§ Activity: Use the entries below and reproduce exactly the lines from the one containing "Field measurements from the Danube" down to the one containing "- crop coefficient for soybean, Kc = 1.10", both of them included.

The data START

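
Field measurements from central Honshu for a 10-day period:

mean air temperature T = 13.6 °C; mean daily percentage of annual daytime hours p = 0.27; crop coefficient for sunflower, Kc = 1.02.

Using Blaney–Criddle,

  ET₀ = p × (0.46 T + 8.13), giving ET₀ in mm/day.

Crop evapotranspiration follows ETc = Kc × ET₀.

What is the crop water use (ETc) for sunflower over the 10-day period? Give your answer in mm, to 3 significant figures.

ET₀ = 0.27 × (0.46 × 13.6 + 8.13) = 0.27 × 14.386 = 3.8842 mm/d
ETc = Kc × ET₀ = 1.02 × 3.8842 = 3.9619 mm/d
Over 10 days: 3.9619 × 10 = 39.619 mm

39.6 mm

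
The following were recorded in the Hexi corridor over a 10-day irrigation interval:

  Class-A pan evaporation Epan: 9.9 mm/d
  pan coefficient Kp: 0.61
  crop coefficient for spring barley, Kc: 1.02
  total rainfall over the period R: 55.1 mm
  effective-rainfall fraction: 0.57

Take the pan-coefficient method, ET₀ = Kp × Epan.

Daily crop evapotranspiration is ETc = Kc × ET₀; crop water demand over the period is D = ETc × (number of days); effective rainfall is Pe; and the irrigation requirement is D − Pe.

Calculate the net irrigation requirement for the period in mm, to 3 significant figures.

30.2 mm

ET₀ = 0.61 × 9.9 = 6.0390 mm/d
ETc = Kc × ET₀ = 1.02 × 6.0390 = 6.1598 mm/d
Crop demand D = ETc × 10 d = 6.1598 × 10 = 61.598 mm
Pe = 0.57 × 55.1 = 31.407 mm
D − Pe = 61.598 − 31.407 = 30.191 mm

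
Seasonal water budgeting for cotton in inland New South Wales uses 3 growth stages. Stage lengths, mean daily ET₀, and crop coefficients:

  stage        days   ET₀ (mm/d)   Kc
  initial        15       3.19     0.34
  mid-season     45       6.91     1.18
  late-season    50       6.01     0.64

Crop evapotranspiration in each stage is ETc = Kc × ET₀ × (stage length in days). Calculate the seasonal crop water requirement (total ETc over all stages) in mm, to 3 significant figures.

576 mm

initial: 0.34 × 3.19 × 15 = 16.27 mm
mid-season: 1.18 × 6.91 × 45 = 366.92 mm
late-season: 0.64 × 6.01 × 50 = 192.32 mm
Seasonal total = 575.51 mm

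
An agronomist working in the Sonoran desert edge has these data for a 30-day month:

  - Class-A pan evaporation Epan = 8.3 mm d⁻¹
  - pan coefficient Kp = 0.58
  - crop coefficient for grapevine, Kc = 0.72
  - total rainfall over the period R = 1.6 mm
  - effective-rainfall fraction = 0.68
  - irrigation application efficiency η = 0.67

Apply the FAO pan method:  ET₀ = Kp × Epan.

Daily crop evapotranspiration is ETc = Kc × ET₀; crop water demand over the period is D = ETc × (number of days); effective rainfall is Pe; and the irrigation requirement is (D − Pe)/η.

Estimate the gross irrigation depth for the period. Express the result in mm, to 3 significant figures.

ET₀ = 0.58 × 8.3 = 4.8140 mm/d
ETc = Kc × ET₀ = 0.72 × 4.8140 = 3.4661 mm/d
Crop demand D = ETc × 30 d = 3.4661 × 30 = 103.983 mm
Pe = 0.68 × 1.6 = 1.088 mm
D − Pe = 103.983 − 1.088 = 102.895 mm
Gross irrigation = 102.895 / 0.67 = 153.575 mm

154 mm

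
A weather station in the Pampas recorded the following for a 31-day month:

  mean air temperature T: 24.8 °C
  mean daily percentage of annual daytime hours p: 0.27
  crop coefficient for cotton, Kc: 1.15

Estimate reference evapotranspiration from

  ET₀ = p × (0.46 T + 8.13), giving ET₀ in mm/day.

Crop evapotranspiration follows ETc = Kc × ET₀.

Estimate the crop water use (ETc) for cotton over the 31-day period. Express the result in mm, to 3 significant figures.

ET₀ = 0.27 × (0.46 × 24.8 + 8.13) = 0.27 × 19.538 = 5.2753 mm/d
ETc = Kc × ET₀ = 1.15 × 5.2753 = 6.0666 mm/d
Over 31 days: 6.0666 × 31 = 188.065 mm

188 mm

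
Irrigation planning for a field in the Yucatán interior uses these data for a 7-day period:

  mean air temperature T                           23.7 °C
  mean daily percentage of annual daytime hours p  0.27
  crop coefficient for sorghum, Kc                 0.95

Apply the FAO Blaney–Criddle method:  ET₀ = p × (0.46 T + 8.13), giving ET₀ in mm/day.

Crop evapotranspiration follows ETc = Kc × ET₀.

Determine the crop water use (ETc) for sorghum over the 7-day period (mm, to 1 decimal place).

ET₀ = 0.27 × (0.46 × 23.7 + 8.13) = 0.27 × 19.032 = 5.1386 mm/d
ETc = Kc × ET₀ = 0.95 × 5.1386 = 4.8817 mm/d
Over 7 days: 4.8817 × 7 = 34.172 mm

34.2 mm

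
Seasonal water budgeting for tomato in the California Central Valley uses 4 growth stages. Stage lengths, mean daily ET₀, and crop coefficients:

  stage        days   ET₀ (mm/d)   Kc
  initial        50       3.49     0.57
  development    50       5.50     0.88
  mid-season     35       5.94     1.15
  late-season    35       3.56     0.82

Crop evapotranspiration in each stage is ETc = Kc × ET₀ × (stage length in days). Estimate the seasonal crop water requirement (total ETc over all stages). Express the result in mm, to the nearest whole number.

initial: 0.57 × 3.49 × 50 = 99.47 mm
development: 0.88 × 5.50 × 50 = 242.00 mm
mid-season: 1.15 × 5.94 × 35 = 239.09 mm
late-season: 0.82 × 3.56 × 35 = 102.17 mm
Seasonal total = 682.73 mm

683 mm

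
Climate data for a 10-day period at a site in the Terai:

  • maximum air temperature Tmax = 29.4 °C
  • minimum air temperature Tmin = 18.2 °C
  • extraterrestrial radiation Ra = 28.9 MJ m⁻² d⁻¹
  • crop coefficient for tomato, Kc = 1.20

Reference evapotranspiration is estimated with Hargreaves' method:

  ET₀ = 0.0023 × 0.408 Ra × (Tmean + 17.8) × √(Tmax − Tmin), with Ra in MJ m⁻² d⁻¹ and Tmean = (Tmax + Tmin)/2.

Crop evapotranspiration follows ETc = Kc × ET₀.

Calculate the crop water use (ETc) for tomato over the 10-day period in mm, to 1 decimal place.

Tmean = (29.4 + 18.2)/2 = 23.80 °C
0.408 Ra = 0.408 × 28.9 = 11.7912 mm/d equivalent
ET₀ = 0.0023 × 11.7912 × (23.80 + 17.8) × √11.2 = 0.0023 × 11.7912 × 41.60 × 3.3466 = 3.7756 mm/d
ETc = Kc × ET₀ = 1.20 × 3.7756 = 4.5307 mm/d
Over 10 days: 4.5307 × 10 = 45.307 mm

45.3 mm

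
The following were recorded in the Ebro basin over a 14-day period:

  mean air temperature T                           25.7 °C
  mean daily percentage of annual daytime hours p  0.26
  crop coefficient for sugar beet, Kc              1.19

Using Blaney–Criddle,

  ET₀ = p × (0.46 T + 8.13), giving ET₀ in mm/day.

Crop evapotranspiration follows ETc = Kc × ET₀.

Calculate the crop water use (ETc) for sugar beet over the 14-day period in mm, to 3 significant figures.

ET₀ = 0.26 × (0.46 × 25.7 + 8.13) = 0.26 × 19.952 = 5.1875 mm/d
ETc = Kc × ET₀ = 1.19 × 5.1875 = 6.1731 mm/d
Over 14 days: 6.1731 × 14 = 86.423 mm

86.4 mm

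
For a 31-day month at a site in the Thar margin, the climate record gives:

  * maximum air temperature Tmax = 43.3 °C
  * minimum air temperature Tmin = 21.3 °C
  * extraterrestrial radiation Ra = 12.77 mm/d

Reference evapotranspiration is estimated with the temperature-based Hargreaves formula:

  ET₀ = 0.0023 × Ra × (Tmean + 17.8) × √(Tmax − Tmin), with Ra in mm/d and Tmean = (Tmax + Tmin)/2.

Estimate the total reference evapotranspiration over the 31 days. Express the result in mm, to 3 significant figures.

214 mm

Tmean = (43.3 + 21.3)/2 = 32.30 °C
ET₀ = 0.0023 × 12.77 × (32.30 + 17.8) × √22.0 = 0.0023 × 12.77 × 50.10 × 4.6904 = 6.9019 mm/d
Over 31 days: 6.9019 × 31 = 213.959 mm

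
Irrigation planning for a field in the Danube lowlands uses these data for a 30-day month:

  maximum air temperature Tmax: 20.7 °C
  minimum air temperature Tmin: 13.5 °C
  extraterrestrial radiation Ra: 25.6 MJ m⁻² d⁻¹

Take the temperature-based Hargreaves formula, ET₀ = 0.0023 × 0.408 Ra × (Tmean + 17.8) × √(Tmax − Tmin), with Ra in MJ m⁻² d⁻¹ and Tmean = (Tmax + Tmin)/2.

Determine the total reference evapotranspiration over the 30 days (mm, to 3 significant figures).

Tmean = (20.7 + 13.5)/2 = 17.10 °C
0.408 Ra = 0.408 × 25.6 = 10.4448 mm/d equivalent
ET₀ = 0.0023 × 10.4448 × (17.10 + 17.8) × √7.2 = 0.0023 × 10.4448 × 34.90 × 2.6833 = 2.2497 mm/d
Over 30 days: 2.2497 × 30 = 67.491 mm

67.5 mm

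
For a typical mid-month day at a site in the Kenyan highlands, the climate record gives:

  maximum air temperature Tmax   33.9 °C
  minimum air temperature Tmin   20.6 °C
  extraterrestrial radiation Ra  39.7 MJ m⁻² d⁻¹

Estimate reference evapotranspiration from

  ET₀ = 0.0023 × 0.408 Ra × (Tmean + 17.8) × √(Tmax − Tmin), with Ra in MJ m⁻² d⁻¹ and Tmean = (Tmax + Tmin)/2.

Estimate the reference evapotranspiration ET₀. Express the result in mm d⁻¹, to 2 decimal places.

Tmean = (33.9 + 20.6)/2 = 27.25 °C
0.408 Ra = 0.408 × 39.7 = 16.1976 mm/d equivalent
ET₀ = 0.0023 × 16.1976 × (27.25 + 17.8) × √13.3 = 0.0023 × 16.1976 × 45.05 × 3.6469 = 6.1206 mm/d

6.12 mm d⁻¹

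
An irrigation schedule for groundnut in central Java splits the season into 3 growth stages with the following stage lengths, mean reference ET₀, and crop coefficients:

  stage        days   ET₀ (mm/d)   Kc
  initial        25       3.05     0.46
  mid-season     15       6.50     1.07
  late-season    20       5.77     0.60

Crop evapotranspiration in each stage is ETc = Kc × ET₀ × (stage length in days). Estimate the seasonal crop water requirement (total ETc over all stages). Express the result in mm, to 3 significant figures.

initial: 0.46 × 3.05 × 25 = 35.08 mm
mid-season: 1.07 × 6.50 × 15 = 104.33 mm
late-season: 0.60 × 5.77 × 20 = 69.24 mm
Seasonal total = 208.65 mm

209 mm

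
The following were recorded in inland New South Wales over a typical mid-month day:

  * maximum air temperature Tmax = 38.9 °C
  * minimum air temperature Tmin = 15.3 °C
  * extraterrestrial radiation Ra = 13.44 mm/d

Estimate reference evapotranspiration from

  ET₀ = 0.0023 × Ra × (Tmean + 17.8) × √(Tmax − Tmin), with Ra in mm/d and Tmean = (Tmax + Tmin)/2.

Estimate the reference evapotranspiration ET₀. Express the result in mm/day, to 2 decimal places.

Tmean = (38.9 + 15.3)/2 = 27.10 °C
ET₀ = 0.0023 × 13.44 × (27.10 + 17.8) × √23.6 = 0.0023 × 13.44 × 44.90 × 4.8580 = 6.7427 mm/d

6.74 mm/day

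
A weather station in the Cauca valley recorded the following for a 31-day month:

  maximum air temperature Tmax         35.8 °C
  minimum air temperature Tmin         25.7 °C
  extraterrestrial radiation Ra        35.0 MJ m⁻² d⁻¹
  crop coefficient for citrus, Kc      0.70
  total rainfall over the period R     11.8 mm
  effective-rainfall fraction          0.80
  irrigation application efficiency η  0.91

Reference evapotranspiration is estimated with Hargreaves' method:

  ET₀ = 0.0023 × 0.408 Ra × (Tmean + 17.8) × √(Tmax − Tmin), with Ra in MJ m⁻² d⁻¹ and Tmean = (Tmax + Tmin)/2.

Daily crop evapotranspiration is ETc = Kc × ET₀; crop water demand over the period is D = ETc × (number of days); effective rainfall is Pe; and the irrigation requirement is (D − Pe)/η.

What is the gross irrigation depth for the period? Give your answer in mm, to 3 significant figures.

110 mm

Tmean = (35.8 + 25.7)/2 = 30.75 °C
0.408 Ra = 0.408 × 35.0 = 14.2800 mm/d equivalent
ET₀ = 0.0023 × 14.2800 × (30.75 + 17.8) × √10.1 = 0.0023 × 14.2800 × 48.55 × 3.1780 = 5.0676 mm/d
ETc = Kc × ET₀ = 0.70 × 5.0676 = 3.5473 mm/d
Crop demand D = ETc × 31 d = 3.5473 × 31 = 109.966 mm
Pe = 0.80 × 11.8 = 9.440 mm
D − Pe = 109.966 − 9.440 = 100.526 mm
Gross irrigation = 100.526 / 0.91 = 110.468 mm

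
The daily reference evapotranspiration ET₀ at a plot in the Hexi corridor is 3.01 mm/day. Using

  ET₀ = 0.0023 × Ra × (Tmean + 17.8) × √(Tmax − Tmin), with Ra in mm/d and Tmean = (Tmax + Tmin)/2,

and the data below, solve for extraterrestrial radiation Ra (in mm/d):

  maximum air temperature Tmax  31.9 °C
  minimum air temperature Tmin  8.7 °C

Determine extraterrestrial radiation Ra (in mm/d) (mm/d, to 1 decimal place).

Tmean = 20.30 °C; √ΔT = 4.8166
Ra = ET₀ / [0.0023 × (Tmean+17.8) × √ΔT] = 3.01 / (0.0023 × 38.10 × 4.8166) = 7.131 mm/d

7.1 mm/d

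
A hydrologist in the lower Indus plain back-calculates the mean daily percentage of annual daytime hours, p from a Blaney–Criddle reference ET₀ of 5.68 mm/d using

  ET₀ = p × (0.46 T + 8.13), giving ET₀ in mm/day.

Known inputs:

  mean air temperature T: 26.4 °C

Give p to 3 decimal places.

p = ET₀ / (0.46 T + 8.13) = 5.68 / (0.46 × 26.4 + 8.13) = 5.68 / 20.274 = 0.2802

0.280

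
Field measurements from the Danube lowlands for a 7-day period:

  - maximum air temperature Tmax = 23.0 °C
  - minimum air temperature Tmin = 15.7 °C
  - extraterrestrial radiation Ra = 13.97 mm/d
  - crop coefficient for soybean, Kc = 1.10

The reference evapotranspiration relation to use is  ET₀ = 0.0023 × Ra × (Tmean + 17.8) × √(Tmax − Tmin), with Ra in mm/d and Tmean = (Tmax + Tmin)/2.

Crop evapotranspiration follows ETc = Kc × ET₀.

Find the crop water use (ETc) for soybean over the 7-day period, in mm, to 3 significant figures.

24.8 mm

Tmean = (23.0 + 15.7)/2 = 19.35 °C
ET₀ = 0.0023 × 13.97 × (19.35 + 17.8) × √7.3 = 0.0023 × 13.97 × 37.15 × 2.7019 = 3.2252 mm/d
ETc = Kc × ET₀ = 1.10 × 3.2252 = 3.5477 mm/d
Over 7 days: 3.5477 × 7 = 24.834 mm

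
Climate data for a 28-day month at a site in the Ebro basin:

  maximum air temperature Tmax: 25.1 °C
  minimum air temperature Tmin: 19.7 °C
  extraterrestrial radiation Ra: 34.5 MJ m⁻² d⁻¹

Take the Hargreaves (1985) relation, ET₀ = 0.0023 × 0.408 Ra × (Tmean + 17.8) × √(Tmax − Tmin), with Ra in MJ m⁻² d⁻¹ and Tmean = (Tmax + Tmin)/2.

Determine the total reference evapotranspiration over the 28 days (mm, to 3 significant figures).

84.7 mm

Tmean = (25.1 + 19.7)/2 = 22.40 °C
0.408 Ra = 0.408 × 34.5 = 14.0760 mm/d equivalent
ET₀ = 0.0023 × 14.0760 × (22.40 + 17.8) × √5.4 = 0.0023 × 14.0760 × 40.20 × 2.3238 = 3.0243 mm/d
Over 28 days: 3.0243 × 28 = 84.680 mm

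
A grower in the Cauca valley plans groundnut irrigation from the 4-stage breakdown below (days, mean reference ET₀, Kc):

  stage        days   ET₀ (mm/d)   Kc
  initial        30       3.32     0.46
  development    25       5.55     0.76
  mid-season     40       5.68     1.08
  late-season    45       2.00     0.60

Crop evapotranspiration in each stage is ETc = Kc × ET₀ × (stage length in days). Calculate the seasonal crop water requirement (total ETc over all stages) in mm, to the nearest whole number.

initial: 0.46 × 3.32 × 30 = 45.82 mm
development: 0.76 × 5.55 × 25 = 105.45 mm
mid-season: 1.08 × 5.68 × 40 = 245.38 mm
late-season: 0.60 × 2.00 × 45 = 54.00 mm
Seasonal total = 450.65 mm

451 mm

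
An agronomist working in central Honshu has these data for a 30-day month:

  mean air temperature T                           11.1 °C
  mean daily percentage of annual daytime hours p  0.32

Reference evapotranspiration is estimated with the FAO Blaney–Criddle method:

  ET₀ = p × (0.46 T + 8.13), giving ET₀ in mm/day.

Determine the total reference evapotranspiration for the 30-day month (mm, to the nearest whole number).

127 mm

ET₀ = 0.32 × (0.46 × 11.1 + 8.13) = 0.32 × 13.236 = 4.2355 mm/d
Monthly total = 4.2355 × 30 = 127.065 mm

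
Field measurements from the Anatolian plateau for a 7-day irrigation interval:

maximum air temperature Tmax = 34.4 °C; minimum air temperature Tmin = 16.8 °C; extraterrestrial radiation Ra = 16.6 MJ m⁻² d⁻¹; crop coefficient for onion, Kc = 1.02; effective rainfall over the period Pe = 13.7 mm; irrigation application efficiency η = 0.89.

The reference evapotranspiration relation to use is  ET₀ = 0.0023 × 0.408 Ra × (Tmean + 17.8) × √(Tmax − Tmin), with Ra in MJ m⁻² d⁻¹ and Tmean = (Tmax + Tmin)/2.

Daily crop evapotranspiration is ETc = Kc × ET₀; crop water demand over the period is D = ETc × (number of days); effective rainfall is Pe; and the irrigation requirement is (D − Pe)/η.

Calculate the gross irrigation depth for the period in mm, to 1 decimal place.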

The data END

§ Answer:
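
Field measurements from the Danube lowlands for a 7-day period:

  - maximum air temperature Tmax = 23.0 °C
  - minimum air temperature Tmin = 15.7 °C
  - extraterrestrial radiation Ra = 13.97 mm/d
  - crop coefficient for soybean, Kc = 1.10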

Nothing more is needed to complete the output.